Given data: Begin
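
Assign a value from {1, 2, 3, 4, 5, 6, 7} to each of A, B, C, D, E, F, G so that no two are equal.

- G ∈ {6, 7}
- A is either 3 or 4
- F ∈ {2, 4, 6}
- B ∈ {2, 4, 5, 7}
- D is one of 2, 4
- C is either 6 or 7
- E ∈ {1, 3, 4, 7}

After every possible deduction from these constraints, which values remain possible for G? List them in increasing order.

6, 7

The 7 variables together cover exactly {1, 2, 3, 4, 5, 6, 7} — 7 values for 7 variables — and 1 appears only in E's list, so E = 1.
The 6 still-open variables together cover exactly {2, 3, 4, 5, 6, 7} — 6 values for 6 variables — and 3 appears only in A's list, so A = 3.
Among the 5 still-open variables, 5 fits only B (and all 5 values in {2, 4, 5, 6, 7} must be used), so B = 5.
The 2 variables C and G are confined to {6, 7}, which locks those values in; drop them from F.
No further eliminations apply; G can still be any of 6, 7.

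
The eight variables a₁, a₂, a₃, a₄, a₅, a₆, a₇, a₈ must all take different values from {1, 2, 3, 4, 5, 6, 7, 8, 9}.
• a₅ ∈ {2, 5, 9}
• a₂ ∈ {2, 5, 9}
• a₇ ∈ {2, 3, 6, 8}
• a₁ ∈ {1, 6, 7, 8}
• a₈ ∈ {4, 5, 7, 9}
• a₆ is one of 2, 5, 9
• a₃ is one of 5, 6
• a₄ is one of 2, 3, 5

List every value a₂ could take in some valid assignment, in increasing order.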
Given data: End
Exercise details: Work through the records above. Copy every line with the string "take".

Answer below:
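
The eight variables a₁, a₂, a₃, a₄, a₅, a₆, a₇, a₈ must all take different values from {1, 2, 3, 4, 5, 6, 7, 8, 9}.
List every value a₂ could take in some valid assignment, in increasing order.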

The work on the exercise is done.